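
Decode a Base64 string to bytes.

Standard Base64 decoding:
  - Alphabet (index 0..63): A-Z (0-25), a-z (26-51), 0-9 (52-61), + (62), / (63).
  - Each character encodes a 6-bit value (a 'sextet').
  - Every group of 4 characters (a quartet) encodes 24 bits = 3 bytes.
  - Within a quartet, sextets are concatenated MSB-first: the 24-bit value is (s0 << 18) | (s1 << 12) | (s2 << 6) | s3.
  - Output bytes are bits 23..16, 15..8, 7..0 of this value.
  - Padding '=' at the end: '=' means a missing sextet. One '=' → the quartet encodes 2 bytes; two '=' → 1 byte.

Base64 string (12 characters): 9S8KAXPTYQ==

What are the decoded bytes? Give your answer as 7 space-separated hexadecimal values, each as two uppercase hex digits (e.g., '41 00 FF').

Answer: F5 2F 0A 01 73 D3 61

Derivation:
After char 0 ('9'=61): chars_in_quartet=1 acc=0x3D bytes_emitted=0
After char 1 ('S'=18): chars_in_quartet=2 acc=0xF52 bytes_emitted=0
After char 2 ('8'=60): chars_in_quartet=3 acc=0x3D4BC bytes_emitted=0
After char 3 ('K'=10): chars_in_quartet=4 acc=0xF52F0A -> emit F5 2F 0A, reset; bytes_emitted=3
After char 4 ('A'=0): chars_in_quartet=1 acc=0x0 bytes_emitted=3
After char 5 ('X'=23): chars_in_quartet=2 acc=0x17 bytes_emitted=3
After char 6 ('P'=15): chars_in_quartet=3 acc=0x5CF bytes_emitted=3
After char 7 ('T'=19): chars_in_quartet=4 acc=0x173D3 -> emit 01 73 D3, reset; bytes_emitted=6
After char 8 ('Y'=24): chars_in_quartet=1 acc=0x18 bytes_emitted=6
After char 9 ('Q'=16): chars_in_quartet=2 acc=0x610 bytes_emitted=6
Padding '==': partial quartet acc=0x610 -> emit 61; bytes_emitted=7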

...

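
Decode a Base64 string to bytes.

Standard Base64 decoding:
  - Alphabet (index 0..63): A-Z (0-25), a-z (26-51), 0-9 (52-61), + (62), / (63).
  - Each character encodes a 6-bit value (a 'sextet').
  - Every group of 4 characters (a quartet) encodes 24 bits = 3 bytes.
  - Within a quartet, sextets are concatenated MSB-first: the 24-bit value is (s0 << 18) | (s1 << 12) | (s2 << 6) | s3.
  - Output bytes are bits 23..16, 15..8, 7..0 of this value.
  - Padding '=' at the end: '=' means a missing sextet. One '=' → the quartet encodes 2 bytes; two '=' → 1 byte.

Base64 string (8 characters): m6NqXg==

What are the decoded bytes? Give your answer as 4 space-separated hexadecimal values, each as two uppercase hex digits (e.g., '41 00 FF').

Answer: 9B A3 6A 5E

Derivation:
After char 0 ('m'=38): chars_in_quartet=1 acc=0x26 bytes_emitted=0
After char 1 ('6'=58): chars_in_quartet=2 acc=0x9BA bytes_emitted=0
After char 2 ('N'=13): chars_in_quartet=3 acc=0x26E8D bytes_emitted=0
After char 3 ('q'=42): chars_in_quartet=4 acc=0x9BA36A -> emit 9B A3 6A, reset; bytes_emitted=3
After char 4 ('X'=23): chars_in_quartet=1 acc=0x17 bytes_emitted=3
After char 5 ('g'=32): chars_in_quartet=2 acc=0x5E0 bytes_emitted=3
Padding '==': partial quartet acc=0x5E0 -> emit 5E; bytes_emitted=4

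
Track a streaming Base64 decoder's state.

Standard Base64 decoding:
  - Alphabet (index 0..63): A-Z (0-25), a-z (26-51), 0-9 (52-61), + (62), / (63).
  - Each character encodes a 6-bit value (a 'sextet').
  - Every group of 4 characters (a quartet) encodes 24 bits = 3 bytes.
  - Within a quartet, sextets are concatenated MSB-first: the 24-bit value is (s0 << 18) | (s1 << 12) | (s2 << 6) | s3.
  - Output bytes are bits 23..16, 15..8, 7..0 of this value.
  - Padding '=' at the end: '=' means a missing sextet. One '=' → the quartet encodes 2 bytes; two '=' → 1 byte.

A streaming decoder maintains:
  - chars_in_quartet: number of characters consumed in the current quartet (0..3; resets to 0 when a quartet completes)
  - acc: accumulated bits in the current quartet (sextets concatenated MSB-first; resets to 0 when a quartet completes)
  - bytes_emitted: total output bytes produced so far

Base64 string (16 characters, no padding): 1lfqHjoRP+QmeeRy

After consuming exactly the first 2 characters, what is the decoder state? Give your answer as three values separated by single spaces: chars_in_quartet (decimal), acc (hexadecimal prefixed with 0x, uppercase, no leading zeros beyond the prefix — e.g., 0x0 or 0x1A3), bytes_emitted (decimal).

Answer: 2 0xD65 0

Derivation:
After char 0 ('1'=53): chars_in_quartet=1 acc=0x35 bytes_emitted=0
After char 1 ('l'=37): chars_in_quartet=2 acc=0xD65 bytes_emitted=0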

■ **Exercise brief**:
Determine how many lines in the records include the word "completes", and reply with that number alone.

■ **Response for this exercise**:
2